> [EXTRACTED RECORDS]:
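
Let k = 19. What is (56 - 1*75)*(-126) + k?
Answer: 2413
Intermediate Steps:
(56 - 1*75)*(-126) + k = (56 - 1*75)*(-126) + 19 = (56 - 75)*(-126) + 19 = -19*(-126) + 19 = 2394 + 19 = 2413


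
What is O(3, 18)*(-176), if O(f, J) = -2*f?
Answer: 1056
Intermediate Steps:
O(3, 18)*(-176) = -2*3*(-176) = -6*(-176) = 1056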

* * *

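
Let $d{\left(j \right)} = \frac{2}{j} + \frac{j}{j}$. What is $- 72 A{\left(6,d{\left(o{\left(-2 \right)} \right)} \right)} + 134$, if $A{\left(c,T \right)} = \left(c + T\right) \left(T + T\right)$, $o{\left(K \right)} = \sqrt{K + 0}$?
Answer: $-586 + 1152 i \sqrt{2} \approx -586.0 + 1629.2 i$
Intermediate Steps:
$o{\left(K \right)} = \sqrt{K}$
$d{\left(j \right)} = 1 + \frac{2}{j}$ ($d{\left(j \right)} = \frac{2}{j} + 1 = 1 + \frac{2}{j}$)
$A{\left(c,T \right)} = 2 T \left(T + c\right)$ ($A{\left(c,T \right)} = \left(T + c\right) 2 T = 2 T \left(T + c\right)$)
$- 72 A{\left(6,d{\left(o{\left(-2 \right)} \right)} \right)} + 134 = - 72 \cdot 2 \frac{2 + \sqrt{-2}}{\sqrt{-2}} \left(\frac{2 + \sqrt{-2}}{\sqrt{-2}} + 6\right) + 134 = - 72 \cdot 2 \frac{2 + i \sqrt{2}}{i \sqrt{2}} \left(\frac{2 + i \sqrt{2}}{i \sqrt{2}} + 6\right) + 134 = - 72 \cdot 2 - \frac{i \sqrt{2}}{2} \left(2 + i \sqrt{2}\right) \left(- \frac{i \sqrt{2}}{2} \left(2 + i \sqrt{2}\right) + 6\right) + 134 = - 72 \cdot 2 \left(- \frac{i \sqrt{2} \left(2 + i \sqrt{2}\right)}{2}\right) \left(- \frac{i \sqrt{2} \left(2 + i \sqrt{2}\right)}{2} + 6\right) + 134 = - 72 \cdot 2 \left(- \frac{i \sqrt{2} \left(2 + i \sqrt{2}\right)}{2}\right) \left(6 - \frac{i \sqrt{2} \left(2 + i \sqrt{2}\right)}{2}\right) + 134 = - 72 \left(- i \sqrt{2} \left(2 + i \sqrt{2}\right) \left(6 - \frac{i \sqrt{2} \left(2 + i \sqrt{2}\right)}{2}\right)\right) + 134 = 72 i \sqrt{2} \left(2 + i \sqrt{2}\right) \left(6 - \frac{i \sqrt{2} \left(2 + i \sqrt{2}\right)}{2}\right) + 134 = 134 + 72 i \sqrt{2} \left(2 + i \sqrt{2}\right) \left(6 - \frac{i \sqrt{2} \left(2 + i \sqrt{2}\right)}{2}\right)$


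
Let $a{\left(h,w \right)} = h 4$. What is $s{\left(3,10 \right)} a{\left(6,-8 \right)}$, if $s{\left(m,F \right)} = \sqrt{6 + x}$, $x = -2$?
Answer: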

...

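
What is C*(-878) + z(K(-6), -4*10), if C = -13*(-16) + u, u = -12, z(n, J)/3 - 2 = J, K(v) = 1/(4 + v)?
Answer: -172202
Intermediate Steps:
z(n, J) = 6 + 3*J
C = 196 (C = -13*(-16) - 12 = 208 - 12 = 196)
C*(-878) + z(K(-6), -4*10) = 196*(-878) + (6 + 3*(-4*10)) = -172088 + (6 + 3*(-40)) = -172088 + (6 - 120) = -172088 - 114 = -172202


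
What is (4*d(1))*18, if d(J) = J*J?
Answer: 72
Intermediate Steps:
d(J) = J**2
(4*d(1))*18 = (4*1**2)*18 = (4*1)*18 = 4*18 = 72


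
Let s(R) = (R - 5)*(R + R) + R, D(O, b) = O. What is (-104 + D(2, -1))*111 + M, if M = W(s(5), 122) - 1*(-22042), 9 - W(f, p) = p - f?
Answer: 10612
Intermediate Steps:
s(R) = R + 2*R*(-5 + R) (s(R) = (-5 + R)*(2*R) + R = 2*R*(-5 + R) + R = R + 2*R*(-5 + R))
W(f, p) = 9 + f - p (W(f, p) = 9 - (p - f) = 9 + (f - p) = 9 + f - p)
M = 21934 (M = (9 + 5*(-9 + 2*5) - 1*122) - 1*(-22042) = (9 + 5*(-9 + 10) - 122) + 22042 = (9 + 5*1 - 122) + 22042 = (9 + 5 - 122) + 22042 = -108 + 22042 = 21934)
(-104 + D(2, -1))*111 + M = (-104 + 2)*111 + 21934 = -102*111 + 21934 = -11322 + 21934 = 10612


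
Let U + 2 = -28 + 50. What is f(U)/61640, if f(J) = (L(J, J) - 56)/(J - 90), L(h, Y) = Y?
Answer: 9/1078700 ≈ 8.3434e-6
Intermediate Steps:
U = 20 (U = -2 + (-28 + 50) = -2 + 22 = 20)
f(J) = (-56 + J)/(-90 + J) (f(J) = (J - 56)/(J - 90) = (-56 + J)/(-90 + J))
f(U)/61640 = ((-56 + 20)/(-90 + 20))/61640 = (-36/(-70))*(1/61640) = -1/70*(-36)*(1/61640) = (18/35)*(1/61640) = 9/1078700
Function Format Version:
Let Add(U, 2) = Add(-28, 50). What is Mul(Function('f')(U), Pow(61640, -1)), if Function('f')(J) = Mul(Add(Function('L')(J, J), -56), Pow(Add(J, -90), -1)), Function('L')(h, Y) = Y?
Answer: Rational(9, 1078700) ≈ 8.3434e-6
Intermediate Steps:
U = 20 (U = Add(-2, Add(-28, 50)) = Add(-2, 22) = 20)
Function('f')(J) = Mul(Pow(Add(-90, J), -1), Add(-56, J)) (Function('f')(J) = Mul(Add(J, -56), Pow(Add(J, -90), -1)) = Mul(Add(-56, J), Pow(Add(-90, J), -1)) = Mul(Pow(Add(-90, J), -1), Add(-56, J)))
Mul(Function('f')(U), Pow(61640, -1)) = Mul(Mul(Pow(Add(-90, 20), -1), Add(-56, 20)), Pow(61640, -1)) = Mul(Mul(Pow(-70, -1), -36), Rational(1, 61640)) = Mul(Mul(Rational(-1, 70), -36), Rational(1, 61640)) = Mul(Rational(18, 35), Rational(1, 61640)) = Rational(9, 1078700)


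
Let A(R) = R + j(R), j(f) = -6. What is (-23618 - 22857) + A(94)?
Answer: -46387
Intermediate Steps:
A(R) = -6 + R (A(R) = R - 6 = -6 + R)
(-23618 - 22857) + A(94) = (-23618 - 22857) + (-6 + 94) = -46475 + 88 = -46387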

> [WHAT YOU NEED TO DO]:
Referring to the material above, set down exactly the lines between the line with "T\right) \left(T +" and the line with "Answer: $-586 +", inclusive, and no other lines.

> [RESPONSE]:
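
Let $d{\left(j \right)} = \frac{2}{j} + \frac{j}{j}$. What is $- 72 A{\left(6,d{\left(o{\left(-2 \right)} \right)} \right)} + 134$, if $A{\left(c,T \right)} = \left(c + T\right) \left(T + T\right)$, $o{\left(K \right)} = \sqrt{K + 0}$?
Answer: $-586 + 1152 i \sqrt{2} \approx -586.0 + 1629.2 i$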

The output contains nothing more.